[Stored items]
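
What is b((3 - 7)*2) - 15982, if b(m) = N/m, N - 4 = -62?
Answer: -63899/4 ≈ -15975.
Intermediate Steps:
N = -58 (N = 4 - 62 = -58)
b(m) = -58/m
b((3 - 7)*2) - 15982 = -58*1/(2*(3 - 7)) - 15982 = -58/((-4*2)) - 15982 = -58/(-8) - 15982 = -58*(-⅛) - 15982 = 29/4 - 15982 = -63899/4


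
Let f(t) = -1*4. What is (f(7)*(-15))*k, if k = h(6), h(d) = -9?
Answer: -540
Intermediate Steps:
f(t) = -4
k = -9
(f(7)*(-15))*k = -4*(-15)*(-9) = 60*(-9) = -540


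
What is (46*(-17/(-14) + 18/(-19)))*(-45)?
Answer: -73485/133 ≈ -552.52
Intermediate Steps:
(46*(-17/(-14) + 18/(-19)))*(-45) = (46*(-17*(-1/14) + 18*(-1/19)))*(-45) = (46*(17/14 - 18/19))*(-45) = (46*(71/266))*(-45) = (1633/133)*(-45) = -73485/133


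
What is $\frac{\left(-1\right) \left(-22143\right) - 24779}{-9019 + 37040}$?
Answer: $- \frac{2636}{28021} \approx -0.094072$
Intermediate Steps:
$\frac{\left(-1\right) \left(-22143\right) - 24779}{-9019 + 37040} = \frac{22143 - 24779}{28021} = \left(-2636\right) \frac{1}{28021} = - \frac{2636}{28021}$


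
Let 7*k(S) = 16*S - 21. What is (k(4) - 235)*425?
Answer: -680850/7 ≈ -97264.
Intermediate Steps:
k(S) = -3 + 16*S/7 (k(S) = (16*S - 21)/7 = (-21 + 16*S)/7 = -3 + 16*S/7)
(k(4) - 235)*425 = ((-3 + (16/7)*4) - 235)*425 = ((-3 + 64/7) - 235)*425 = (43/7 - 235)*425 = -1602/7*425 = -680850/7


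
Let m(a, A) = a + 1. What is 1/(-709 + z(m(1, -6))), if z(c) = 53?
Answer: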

---

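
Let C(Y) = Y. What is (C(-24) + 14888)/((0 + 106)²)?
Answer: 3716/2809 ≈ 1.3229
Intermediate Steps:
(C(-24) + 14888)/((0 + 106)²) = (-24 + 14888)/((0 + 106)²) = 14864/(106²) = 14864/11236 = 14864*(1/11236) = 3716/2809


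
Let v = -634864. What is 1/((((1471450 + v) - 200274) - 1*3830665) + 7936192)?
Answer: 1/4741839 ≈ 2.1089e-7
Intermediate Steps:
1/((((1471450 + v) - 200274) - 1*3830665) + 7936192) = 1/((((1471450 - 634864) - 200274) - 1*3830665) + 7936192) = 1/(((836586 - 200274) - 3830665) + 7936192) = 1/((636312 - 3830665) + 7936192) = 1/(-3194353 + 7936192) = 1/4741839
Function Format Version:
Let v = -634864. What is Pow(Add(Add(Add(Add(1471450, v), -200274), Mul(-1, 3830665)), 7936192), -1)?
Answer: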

==

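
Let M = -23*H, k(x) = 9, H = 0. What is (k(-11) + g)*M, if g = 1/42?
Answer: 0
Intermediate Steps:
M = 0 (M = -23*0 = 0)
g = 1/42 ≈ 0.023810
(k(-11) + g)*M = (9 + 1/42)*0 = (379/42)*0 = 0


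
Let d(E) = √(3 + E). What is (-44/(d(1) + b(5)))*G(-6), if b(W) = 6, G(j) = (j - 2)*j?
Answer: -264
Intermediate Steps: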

• **How to complete this task**:
Read through the data above. Report each line that has the word "Answer".

• **Response to the task**:
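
Answer: -63899/4 ≈ -15975.
Answer: -540
Answer: -73485/133 ≈ -552.52
Answer: $- \frac{2636}{28021} \approx -0.094072$
Answer: -680850/7 ≈ -97264.
Answer:
Answer: 3716/2809 ≈ 1.3229
Answer: 1/4741839 ≈ 2.1089e-7
Answer:
Answer: 0
Answer: -264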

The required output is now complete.